• Action item:
Below are the entries; state how many of their lines contain the string "produce", and nothing more.

-=-=-=-=-

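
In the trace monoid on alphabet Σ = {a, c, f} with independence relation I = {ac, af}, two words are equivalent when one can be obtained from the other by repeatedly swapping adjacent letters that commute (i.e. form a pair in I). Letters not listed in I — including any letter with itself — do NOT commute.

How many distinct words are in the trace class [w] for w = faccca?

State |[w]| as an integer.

15

drop 0:f onto floor
drop 1:a onto floor
drop 2:c onto {0:f}
drop 3:c onto {2:c}
drop 4:c onto {3:c}
drop 5:a onto {1:a}
ground layer = {0:f, 1:a}
drop-orders for the pieces not yet dropped (sum over which currently-grounded one goes next):
  1 to go: {4} 1  {5} 1
  2 to go: {1,5} 1  {3,4} 1  {4,5} 2
  3 to go: {1,4,5} 3  {2,3,4} 1  {3,4,5} 3
  4 to go: {0,2,3,4} 1  {1,3,4,5} 6  {2,3,4,5} 4
  if 0:f drops first: 10 orders
  if 1:a drops first: 5 orders
heap linearizations: 15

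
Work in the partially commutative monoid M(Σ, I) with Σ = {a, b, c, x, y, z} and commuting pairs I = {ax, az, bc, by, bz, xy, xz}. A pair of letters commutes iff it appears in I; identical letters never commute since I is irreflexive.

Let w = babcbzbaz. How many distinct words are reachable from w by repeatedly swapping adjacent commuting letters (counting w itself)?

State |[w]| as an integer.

#0=b has no predecessor
#1=a depends on [0:b]
#2=b depends on [1:a]
#3=c depends on [1:a]
#4=b depends on [2:b]
#5=z depends on [3:c]
#6=b depends on [4:b]
#7=a depends on [3:c, 6:b]
#8=z depends on [5:z]
sources: [0:b]
N(rest) = Σ N(rest − s) over sources s of rest; N(one piece) = 1:
  size 1 → [7]=1  [8]=1
  size 2 → [5,8]=1  [6,7]=1  [7,8]=2
  size 3 → [4,6,7]=1  [5,7,8]=3  [6,7,8]=3
  size 4 → [2,4,6,7]=1  [3,5,7,8]=3  [4,6,7,8]=4  [5,6,7,8]=6
  size 5 → [2,4,6,7,8]=5  [3,5,6,7,8]=9  [4,5,6,7,8]=10
  size 6 → [2,4,5,6,7,8]=15  [3,4,5,6,7,8]=19
  size 7 → [2,3,4,5,6,7,8]=34
  first=0(b) contributes 34

34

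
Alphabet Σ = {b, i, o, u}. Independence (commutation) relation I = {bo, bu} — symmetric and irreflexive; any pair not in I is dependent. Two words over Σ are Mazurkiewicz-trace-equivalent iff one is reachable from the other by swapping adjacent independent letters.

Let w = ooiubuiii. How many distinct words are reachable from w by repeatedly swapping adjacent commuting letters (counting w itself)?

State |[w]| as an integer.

3

0(o) covers ∅
1(o) covers 0:o
2(i) covers 1:o
3(u) covers 2:i
4(b) covers 2:i
5(u) covers 3:u
6(i) covers 4:b, 5:u
7(i) covers 6:i
8(i) covers 7:i
floor of heap: 0:o
completions by unplaced set U, small U first (add the entries for U minus each lowest piece of U):
  |U|=1: {8}:1
  |U|=2: {7,8}:1
  |U|=3: {6,7,8}:1
  |U|=4: {4,6,7,8}:1  {5,6,7,8}:1
  |U|=5: {3,5,6,7,8}:1  {4,5,6,7,8}:2
  |U|=6: {3,4,5,6,7,8}:3
  |U|=7: {2,3,4,5,6,7,8}:3
  start at 0(o): 3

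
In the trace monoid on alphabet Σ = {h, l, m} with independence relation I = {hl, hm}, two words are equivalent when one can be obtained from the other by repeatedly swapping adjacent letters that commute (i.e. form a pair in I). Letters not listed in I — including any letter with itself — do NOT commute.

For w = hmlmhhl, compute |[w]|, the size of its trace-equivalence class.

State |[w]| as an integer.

35

0(h) covers ∅
1(m) covers ∅
2(l) covers 1:m
3(m) covers 2:l
4(h) covers 0:h
5(h) covers 4:h
6(l) covers 3:m
floor of heap: 0:h, 1:m
completions by unplaced set U, small U first (add the entries for U minus each lowest piece of U):
  |U|=1: {5}:1  {6}:1
  |U|=2: {3,6}:1  {4,5}:1  {5,6}:2
  |U|=3: {0,4,5}:1  {2,3,6}:1  {3,5,6}:3  {4,5,6}:3
  |U|=4: {0,4,5,6}:4  {1,2,3,6}:1  {2,3,5,6}:4  {3,4,5,6}:6
  |U|=5: {0,3,4,5,6}:10  {1,2,3,5,6}:5  {2,3,4,5,6}:10
  start at 0(h): 15
  start at 1(m): 20
sum over floor = 35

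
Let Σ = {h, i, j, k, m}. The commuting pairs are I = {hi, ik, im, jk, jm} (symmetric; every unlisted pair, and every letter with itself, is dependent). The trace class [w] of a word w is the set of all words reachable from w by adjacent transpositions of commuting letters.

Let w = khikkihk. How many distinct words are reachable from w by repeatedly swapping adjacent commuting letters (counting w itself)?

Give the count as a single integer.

0(k) covers ∅
1(h) covers 0:k
2(i) covers ∅
3(k) covers 1:h
4(k) covers 3:k
5(i) covers 2:i
6(h) covers 4:k
7(k) covers 6:h
floor of heap: 0:k, 2:i
completions by unplaced set U, small U first (add the entries for U minus each lowest piece of U):
  |U|=1: {5}:1  {7}:1
  |U|=2: {2,5}:1  {5,7}:2  {6,7}:1
  |U|=3: {2,5,7}:3  {4,6,7}:1  {5,6,7}:3
  |U|=4: {2,5,6,7}:6  {3,4,6,7}:1  {4,5,6,7}:4
  |U|=5: {1,3,4,6,7}:1  {2,4,5,6,7}:10  {3,4,5,6,7}:5
  |U|=6: {0,1,3,4,6,7}:1  {1,3,4,5,6,7}:6  {2,3,4,5,6,7}:15
  start at 0(k): 21
  start at 2(i): 7
sum over floor = 28

28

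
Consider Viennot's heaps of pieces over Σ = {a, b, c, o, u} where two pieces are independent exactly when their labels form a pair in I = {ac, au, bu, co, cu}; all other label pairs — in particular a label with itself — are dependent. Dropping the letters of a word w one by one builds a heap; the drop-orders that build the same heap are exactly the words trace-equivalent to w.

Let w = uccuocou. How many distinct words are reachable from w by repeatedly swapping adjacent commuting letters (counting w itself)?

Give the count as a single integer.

piece 0:u — minimal
piece 1:c — minimal
piece 2:c rests on {1:c}
piece 3:u rests on {0:u}
piece 4:o rests on {3:u}
piece 5:c rests on {2:c}
piece 6:o rests on {4:o}
piece 7:u rests on {6:o}
minimal pieces: {0:u, 1:c}
ways to finish when only these pieces remain (= sum over removing one remaining piece with nothing left below it):
  1 left: {5}→1  {7}→1
  2 left: {2,5}→1  {5,7}→2  {6,7}→1
  3 left: {1,2,5}→1  {2,5,7}→3  {4,6,7}→1  {5,6,7}→3
  4 left: {1,2,5,7}→4  {2,5,6,7}→6  {3,4,6,7}→1  {4,5,6,7}→4
  5 left: {0,3,4,6,7}→1  {1,2,5,6,7}→10  {2,4,5,6,7}→10  {3,4,5,6,7}→5
  6 left: {0,3,4,5,6,7}→6  {1,2,4,5,6,7}→20  {2,3,4,5,6,7}→15
  placing 0:u first → 35 extensions
  placing 1:c first → 21 extensions
total linear extensions = 56

56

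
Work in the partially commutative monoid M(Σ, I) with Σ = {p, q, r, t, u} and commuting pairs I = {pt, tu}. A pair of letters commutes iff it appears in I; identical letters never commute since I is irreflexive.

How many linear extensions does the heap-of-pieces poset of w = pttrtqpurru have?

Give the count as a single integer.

#0=p has no predecessor
#1=t has no predecessor
#2=t depends on [1:t]
#3=r depends on [0:p, 2:t]
#4=t depends on [3:r]
#5=q depends on [4:t]
#6=p depends on [5:q]
#7=u depends on [6:p]
#8=r depends on [7:u]
#9=r depends on [8:r]
#10=u depends on [9:r]
sources: [0:p, 1:t]
N(rest) = Σ N(rest − s) over sources s of rest; N(one piece) = 1:
  size 1 → [10]=1
  size 2 → [9,10]=1
  size 3 → [8,9,10]=1
  size 4 → [7,8,9,10]=1
  size 5 → [6,7,8,9,10]=1
  size 6 → [5,6,7,8,9,10]=1
  size 7 → [4,5,6,7,8,9,10]=1
  size 8 → [3,4,5,6,7,8,9,10]=1
  size 9 → [0,3,4,5,6,7,8,9,10]=1  [2,3,4,5,6,7,8,9,10]=1
  first=0(p) contributes 1
  first=1(t) contributes 2
|[w]| = 3

3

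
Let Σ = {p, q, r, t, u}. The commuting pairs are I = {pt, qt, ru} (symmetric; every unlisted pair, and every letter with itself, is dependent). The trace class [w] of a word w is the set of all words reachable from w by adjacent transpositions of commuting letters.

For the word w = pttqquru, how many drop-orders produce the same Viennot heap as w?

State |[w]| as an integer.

#0=p has no predecessor
#1=t has no predecessor
#2=t depends on [1:t]
#3=q depends on [0:p]
#4=q depends on [3:q]
#5=u depends on [2:t, 4:q]
#6=r depends on [2:t, 4:q]
#7=u depends on [5:u]
sources: [0:p, 1:t]
N(rest) = Σ N(rest − s) over sources s of rest; N(one piece) = 1:
  size 1 → [6]=1  [7]=1
  size 2 → [5,7]=1  [6,7]=2
  size 3 → [5,6,7]=3
  size 4 → [2,5,6,7]=3  [4,5,6,7]=3
  size 5 → [1,2,5,6,7]=3  [2,4,5,6,7]=6  [3,4,5,6,7]=3
  size 6 → [0,3,4,5,6,7]=3  [1,2,4,5,6,7]=9  [2,3,4,5,6,7]=9
  first=0(p) contributes 18
  first=1(t) contributes 12
|[w]| = 30

30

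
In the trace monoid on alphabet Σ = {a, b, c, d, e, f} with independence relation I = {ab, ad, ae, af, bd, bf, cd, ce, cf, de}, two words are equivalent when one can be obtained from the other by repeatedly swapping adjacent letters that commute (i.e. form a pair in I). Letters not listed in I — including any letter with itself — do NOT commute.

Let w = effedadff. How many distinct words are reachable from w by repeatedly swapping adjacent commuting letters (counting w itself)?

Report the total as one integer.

27

piece 0:e — minimal
piece 1:f rests on {0:e}
piece 2:f rests on {1:f}
piece 3:e rests on {2:f}
piece 4:d rests on {2:f}
piece 5:a — minimal
piece 6:d rests on {4:d}
piece 7:f rests on {3:e, 6:d}
piece 8:f rests on {7:f}
minimal pieces: {0:e, 5:a}
ways to finish when only these pieces remain (= sum over removing one remaining piece with nothing left below it):
  1 left: {5}→1  {8}→1
  2 left: {5,8}→2  {7,8}→1
  3 left: {3,7,8}→1  {5,7,8}→3  {6,7,8}→1
  4 left: {3,5,7,8}→4  {3,6,7,8}→2  {4,6,7,8}→1  {5,6,7,8}→4
  5 left: {3,4,6,7,8}→3  {3,5,6,7,8}→10  {4,5,6,7,8}→5
  6 left: {2,3,4,6,7,8}→3  {3,4,5,6,7,8}→18
  7 left: {1,2,3,4,6,7,8}→3  {2,3,4,5,6,7,8}→21
  placing 0:e first → 24 extensions
  placing 5:a first → 3 extensions
total linear extensions = 27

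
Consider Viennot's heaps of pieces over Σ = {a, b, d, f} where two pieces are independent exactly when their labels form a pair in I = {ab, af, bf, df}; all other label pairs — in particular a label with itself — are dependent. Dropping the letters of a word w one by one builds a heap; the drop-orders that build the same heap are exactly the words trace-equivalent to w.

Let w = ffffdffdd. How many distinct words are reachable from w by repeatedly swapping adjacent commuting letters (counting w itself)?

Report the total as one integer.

piece 0:f — minimal
piece 1:f rests on {0:f}
piece 2:f rests on {1:f}
piece 3:f rests on {2:f}
piece 4:d — minimal
piece 5:f rests on {3:f}
piece 6:f rests on {5:f}
piece 7:d rests on {4:d}
piece 8:d rests on {7:d}
minimal pieces: {0:f, 4:d}
ways to finish when only these pieces remain (= sum over removing one remaining piece with nothing left below it):
  1 left: {6}→1  {8}→1
  2 left: {5,6}→1  {6,8}→2  {7,8}→1
  3 left: {3,5,6}→1  {4,7,8}→1  {5,6,8}→3  {6,7,8}→3
  4 left: {2,3,5,6}→1  {3,5,6,8}→4  {4,6,7,8}→4  {5,6,7,8}→6
  5 left: {1,2,3,5,6}→1  {2,3,5,6,8}→5  {3,5,6,7,8}→10  {4,5,6,7,8}→10
  6 left: {0,1,2,3,5,6}→1  {1,2,3,5,6,8}→6  {2,3,5,6,7,8}→15  {3,4,5,6,7,8}→20
  7 left: {0,1,2,3,5,6,8}→7  {1,2,3,5,6,7,8}→21  {2,3,4,5,6,7,8}→35
  placing 0:f first → 56 extensions
  placing 4:d first → 28 extensions
total linear extensions = 84

84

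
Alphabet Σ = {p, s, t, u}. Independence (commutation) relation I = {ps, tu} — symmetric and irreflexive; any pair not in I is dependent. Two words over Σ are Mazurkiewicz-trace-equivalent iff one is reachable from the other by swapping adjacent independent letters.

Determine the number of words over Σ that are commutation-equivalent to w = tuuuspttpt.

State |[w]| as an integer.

8

#0=t has no predecessor
#1=u has no predecessor
#2=u depends on [1:u]
#3=u depends on [2:u]
#4=s depends on [0:t, 3:u]
#5=p depends on [0:t, 3:u]
#6=t depends on [4:s, 5:p]
#7=t depends on [6:t]
#8=p depends on [7:t]
#9=t depends on [8:p]
sources: [0:t, 1:u]
N(rest) = Σ N(rest − s) over sources s of rest; N(one piece) = 1:
  size 1 → [9]=1
  size 2 → [8,9]=1
  size 3 → [7,8,9]=1
  size 4 → [6,7,8,9]=1
  size 5 → [4,6,7,8,9]=1  [5,6,7,8,9]=1
  size 6 → [4,5,6,7,8,9]=2
  size 7 → [0,4,5,6,7,8,9]=2  [3,4,5,6,7,8,9]=2
  size 8 → [0,3,4,5,6,7,8,9]=4  [2,3,4,5,6,7,8,9]=2
  first=0(t) contributes 2
  first=1(u) contributes 6
|[w]| = 8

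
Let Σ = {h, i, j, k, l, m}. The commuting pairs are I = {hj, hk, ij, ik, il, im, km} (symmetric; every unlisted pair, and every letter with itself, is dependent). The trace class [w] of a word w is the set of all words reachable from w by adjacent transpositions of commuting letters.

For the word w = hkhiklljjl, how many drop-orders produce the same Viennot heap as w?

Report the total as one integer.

0(h) covers ∅
1(k) covers ∅
2(h) covers 0:h
3(i) covers 2:h
4(k) covers 1:k
5(l) covers 2:h, 4:k
6(l) covers 5:l
7(j) covers 6:l
8(j) covers 7:j
9(l) covers 8:j
floor of heap: 0:h, 1:k
completions by unplaced set U, small U first (add the entries for U minus each lowest piece of U):
  |U|=1: {3}:1  {9}:1
  |U|=2: {3,9}:2  {8,9}:1
  |U|=3: {3,8,9}:3  {7,8,9}:1
  |U|=4: {3,7,8,9}:4  {6,7,8,9}:1
  |U|=5: {3,6,7,8,9}:5  {5,6,7,8,9}:1
  |U|=6: {3,5,6,7,8,9}:6  {4,5,6,7,8,9}:1
  |U|=7: {1,4,5,6,7,8,9}:1  {2,3,5,6,7,8,9}:6  {3,4,5,6,7,8,9}:7
  |U|=8: {0,2,3,5,6,7,8,9}:6  {1,3,4,5,6,7,8,9}:8  {2,3,4,5,6,7,8,9}:13
  start at 0(h): 21
  start at 1(k): 19
sum over floor = 40

40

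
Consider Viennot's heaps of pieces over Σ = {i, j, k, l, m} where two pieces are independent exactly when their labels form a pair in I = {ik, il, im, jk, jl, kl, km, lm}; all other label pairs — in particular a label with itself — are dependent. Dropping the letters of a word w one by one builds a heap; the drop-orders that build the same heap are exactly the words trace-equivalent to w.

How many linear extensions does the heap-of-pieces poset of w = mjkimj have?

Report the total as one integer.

#0=m has no predecessor
#1=j depends on [0:m]
#2=k has no predecessor
#3=i depends on [1:j]
#4=m depends on [1:j]
#5=j depends on [3:i, 4:m]
sources: [0:m, 2:k]
N(rest) = Σ N(rest − s) over sources s of rest; N(one piece) = 1:
  size 1 → [2]=1  [5]=1
  size 2 → [2,5]=2  [3,5]=1  [4,5]=1
  size 3 → [2,3,5]=3  [2,4,5]=3  [3,4,5]=2
  size 4 → [1,3,4,5]=2  [2,3,4,5]=8
  first=0(m) contributes 10
  first=2(k) contributes 2
|[w]| = 12

12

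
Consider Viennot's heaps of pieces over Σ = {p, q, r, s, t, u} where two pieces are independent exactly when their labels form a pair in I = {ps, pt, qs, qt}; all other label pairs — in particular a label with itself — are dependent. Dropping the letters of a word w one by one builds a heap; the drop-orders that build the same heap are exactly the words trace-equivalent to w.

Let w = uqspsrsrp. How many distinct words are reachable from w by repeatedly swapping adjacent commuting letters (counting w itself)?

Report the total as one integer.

0(u) covers ∅
1(q) covers 0:u
2(s) covers 0:u
3(p) covers 1:q
4(s) covers 2:s
5(r) covers 3:p, 4:s
6(s) covers 5:r
7(r) covers 6:s
8(p) covers 7:r
floor of heap: 0:u
completions by unplaced set U, small U first (add the entries for U minus each lowest piece of U):
  |U|=1: {8}:1
  |U|=2: {7,8}:1
  |U|=3: {6,7,8}:1
  |U|=4: {5,6,7,8}:1
  |U|=5: {3,5,6,7,8}:1  {4,5,6,7,8}:1
  |U|=6: {1,3,5,6,7,8}:1  {2,4,5,6,7,8}:1  {3,4,5,6,7,8}:2
  |U|=7: {1,3,4,5,6,7,8}:3  {2,3,4,5,6,7,8}:3
  start at 0(u): 6

6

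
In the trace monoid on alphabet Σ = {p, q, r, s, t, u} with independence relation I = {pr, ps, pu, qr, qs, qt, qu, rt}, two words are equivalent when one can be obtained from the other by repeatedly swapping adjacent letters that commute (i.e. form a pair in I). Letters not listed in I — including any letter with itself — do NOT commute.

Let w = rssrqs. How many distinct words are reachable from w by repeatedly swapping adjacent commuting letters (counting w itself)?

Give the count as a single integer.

6

0(r) covers ∅
1(s) covers 0:r
2(s) covers 1:s
3(r) covers 2:s
4(q) covers ∅
5(s) covers 3:r
floor of heap: 0:r, 4:q
completions by unplaced set U, small U first (add the entries for U minus each lowest piece of U):
  |U|=1: {4}:1  {5}:1
  |U|=2: {3,5}:1  {4,5}:2
  |U|=3: {2,3,5}:1  {3,4,5}:3
  |U|=4: {1,2,3,5}:1  {2,3,4,5}:4
  start at 0(r): 5
  start at 4(q): 1
sum over floor = 6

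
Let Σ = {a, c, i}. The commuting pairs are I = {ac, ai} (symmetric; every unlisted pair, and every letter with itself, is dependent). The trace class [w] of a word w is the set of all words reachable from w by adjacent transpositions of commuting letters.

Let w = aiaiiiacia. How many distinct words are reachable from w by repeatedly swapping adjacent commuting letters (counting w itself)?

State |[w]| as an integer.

210

#0=a has no predecessor
#1=i has no predecessor
#2=a depends on [0:a]
#3=i depends on [1:i]
#4=i depends on [3:i]
#5=i depends on [4:i]
#6=a depends on [2:a]
#7=c depends on [5:i]
#8=i depends on [7:c]
#9=a depends on [6:a]
sources: [0:a, 1:i]
N(rest) = Σ N(rest − s) over sources s of rest; N(one piece) = 1:
  size 1 → [8]=1  [9]=1
  size 2 → [6,9]=1  [7,8]=1  [8,9]=2
  size 3 → [2,6,9]=1  [5,7,8]=1  [6,8,9]=3  [7,8,9]=3
  size 4 → [0,2,6,9]=1  [2,6,8,9]=4  [4,5,7,8]=1  [5,7,8,9]=4  [6,7,8,9]=6
  size 5 → [0,2,6,8,9]=5  [2,6,7,8,9]=10  [3,4,5,7,8]=1  [4,5,7,8,9]=5  [5,6,7,8,9]=10
  size 6 → [0,2,6,7,8,9]=15  [1,3,4,5,7,8]=1  [2,5,6,7,8,9]=20  [3,4,5,7,8,9]=6  [4,5,6,7,8,9]=15
  size 7 → [0,2,5,6,7,8,9]=35  [1,3,4,5,7,8,9]=7  [2,4,5,6,7,8,9]=35  [3,4,5,6,7,8,9]=21
  size 8 → [0,2,4,5,6,7,8,9]=70  [1,3,4,5,6,7,8,9]=28  [2,3,4,5,6,7,8,9]=56
  first=0(a) contributes 84
  first=1(i) contributes 126
|[w]| = 210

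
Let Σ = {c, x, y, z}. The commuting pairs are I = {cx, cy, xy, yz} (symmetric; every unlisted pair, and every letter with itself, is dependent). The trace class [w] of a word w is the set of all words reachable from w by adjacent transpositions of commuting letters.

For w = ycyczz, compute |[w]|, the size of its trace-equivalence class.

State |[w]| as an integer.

drop 0:y onto floor
drop 1:c onto floor
drop 2:y onto {0:y}
drop 3:c onto {1:c}
drop 4:z onto {3:c}
drop 5:z onto {4:z}
ground layer = {0:y, 1:c}
drop-orders for the pieces not yet dropped (sum over which currently-grounded one goes next):
  1 to go: {2} 1  {5} 1
  2 to go: {0,2} 1  {2,5} 2  {4,5} 1
  3 to go: {0,2,5} 3  {2,4,5} 3  {3,4,5} 1
  4 to go: {0,2,4,5} 6  {1,3,4,5} 1  {2,3,4,5} 4
  if 0:y drops first: 5 orders
  if 1:c drops first: 10 orders
heap linearizations: 15

15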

-=-=-=-=-

• Output of the exercise:
2